[YOUR GOAL] Within the records below is a range that opens at the line with "Distance(N, L) = 52.7" and closes at the line with "Orientation: C lies". Return that range word for word, both ends included, and only that range.

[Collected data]
------------------------------

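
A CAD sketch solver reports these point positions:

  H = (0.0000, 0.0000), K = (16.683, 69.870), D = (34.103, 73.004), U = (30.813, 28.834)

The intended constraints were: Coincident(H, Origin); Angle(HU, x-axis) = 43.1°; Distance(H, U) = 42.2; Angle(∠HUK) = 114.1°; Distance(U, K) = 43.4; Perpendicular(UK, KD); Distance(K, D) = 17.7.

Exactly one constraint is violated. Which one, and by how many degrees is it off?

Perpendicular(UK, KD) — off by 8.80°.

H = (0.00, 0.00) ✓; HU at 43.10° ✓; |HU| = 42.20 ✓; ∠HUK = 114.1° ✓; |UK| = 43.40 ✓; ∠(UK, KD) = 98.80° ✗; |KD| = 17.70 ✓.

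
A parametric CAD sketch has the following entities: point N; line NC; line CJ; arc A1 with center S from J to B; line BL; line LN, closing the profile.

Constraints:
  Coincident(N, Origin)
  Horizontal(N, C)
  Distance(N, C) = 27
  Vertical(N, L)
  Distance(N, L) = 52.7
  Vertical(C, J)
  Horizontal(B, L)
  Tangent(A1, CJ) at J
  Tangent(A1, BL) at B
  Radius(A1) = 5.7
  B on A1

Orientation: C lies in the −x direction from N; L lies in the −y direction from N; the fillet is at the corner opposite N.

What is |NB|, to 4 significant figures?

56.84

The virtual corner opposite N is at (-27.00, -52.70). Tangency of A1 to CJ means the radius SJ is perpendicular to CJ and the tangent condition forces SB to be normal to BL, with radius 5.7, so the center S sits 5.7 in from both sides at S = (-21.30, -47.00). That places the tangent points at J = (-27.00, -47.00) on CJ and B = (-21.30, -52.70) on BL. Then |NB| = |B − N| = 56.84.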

------------------------------

[EXERCISE SOLUTION]
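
  Distance(N, L) = 52.7
  Vertical(C, J)
  Horizontal(B, L)
  Tangent(A1, CJ) at J
  Tangent(A1, BL) at B
  Radius(A1) = 5.7
  B on A1

Orientation: C lies in the −x direction from N; L lies in the −y direction from N; the fillet is at the corner opposite N.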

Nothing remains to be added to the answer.